_AIM OF THE EXERCISE:_ Your output should contain every record, unchanged.

_DATA TO EXAMINE:_
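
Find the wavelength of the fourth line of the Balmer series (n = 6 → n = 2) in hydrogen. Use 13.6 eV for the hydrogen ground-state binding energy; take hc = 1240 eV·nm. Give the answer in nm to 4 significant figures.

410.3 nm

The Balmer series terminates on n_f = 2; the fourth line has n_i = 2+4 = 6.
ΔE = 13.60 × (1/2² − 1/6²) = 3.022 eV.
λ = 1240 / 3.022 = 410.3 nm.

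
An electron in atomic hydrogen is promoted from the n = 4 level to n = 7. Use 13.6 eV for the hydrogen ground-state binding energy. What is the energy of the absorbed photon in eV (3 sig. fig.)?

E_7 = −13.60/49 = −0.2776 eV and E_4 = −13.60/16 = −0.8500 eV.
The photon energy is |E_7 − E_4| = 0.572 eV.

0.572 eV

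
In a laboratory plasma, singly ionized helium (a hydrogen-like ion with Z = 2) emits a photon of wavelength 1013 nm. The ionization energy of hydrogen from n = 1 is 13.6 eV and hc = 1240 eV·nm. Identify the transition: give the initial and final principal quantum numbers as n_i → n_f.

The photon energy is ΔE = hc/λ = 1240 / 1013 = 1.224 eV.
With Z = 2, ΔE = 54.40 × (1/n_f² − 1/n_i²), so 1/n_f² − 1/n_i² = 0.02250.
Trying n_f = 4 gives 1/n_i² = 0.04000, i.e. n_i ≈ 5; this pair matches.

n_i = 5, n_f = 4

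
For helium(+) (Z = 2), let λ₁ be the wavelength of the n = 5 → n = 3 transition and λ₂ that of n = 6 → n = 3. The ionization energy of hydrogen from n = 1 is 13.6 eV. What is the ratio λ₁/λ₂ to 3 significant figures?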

_COMPLETED TASK:_
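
Find the wavelength of the fourth line of the Balmer series (n = 6 → n = 2) in hydrogen. Use 13.6 eV for the hydrogen ground-state binding energy; take hc = 1240 eV·nm. Give the answer in nm to 4 significant figures.

410.3 nm

The Balmer series terminates on n_f = 2; the fourth line has n_i = 2+4 = 6.
ΔE = 13.60 × (1/2² − 1/6²) = 3.022 eV.
λ = 1240 / 3.022 = 410.3 nm.

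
An electron in atomic hydrogen is promoted from the n = 4 level to n = 7. Use 13.6 eV for the hydrogen ground-state binding energy. What is the energy of the absorbed photon in eV (3 sig. fig.)?

E_7 = −13.60/49 = −0.2776 eV and E_4 = −13.60/16 = −0.8500 eV.
The photon energy is |E_7 − E_4| = 0.572 eV.

0.572 eV

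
In a laboratory plasma, singly ionized helium (a hydrogen-like ion with Z = 2) emits a photon of wavelength 1013 nm. The ionization energy of hydrogen from n = 1 is 13.6 eV and hc = 1240 eV·nm. Identify the transition: give the initial and final principal quantum numbers as n_i → n_f.

The photon energy is ΔE = hc/λ = 1240 / 1013 = 1.224 eV.
With Z = 2, ΔE = 54.40 × (1/n_f² − 1/n_i²), so 1/n_f² − 1/n_i² = 0.02250.
Trying n_f = 4 gives 1/n_i² = 0.04000, i.e. n_i ≈ 5; this pair matches.

n_i = 5, n_f = 4

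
For helium(+) (Z = 2), let λ₁ be the wavelength of the n = 5 → n = 3 transition and λ₂ that of n = 6 → n = 3. The ionization energy of hydrogen from n = 1 is 13.6 eV. What is the ratio λ₁/λ₂ to 3 significant figures?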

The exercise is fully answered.